Set down, exactly and in full, the line holding "- MovieID, Price --> ScreeningID" and all the lines after it until the listing ends, and nothing else.

━━ Provided records

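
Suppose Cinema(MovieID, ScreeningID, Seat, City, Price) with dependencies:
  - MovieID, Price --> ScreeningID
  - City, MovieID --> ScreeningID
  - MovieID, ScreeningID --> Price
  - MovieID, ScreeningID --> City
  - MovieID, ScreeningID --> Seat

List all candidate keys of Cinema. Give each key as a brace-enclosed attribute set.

{City, MovieID}, {MovieID, Price}, {MovieID, ScreeningID}

No FD produces {MovieID}, so it must be in every candidate key.
{City, MovieID} is a candidate key since {City, MovieID}⁺ = {City, MovieID, Price, ScreeningID, Seat} covers every attribute.
{MovieID, Price} is a candidate key since {MovieID, Price}⁺ = {City, MovieID, Price, ScreeningID, Seat} covers every attribute.
{MovieID, ScreeningID} is a candidate key since {MovieID, ScreeningID}⁺ = {City, MovieID, Price, ScreeningID, Seat} covers every attribute.
These are minimal and exhaustive — every other superkey contains one of them.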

━━━━

**Answer to the exercise**
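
  - MovieID, Price --> ScreeningID
  - City, MovieID --> ScreeningID
  - MovieID, ScreeningID --> Price
  - MovieID, ScreeningID --> City
  - MovieID, ScreeningID --> Seat

List all candidate keys of Cinema. Give each key as a brace-enclosed attribute set.

{City, MovieID}, {MovieID, Price}, {MovieID, ScreeningID}

No FD produces {MovieID}, so it must be in every candidate key.
{City, MovieID} is a candidate key since {City, MovieID}⁺ = {City, MovieID, Price, ScreeningID, Seat} covers every attribute.
{MovieID, Price} is a candidate key since {MovieID, Price}⁺ = {City, MovieID, Price, ScreeningID, Seat} covers every attribute.
{MovieID, ScreeningID} is a candidate key since {MovieID, ScreeningID}⁺ = {City, MovieID, Price, ScreeningID, Seat} covers every attribute.
These are minimal and exhaustive — every other superkey contains one of them.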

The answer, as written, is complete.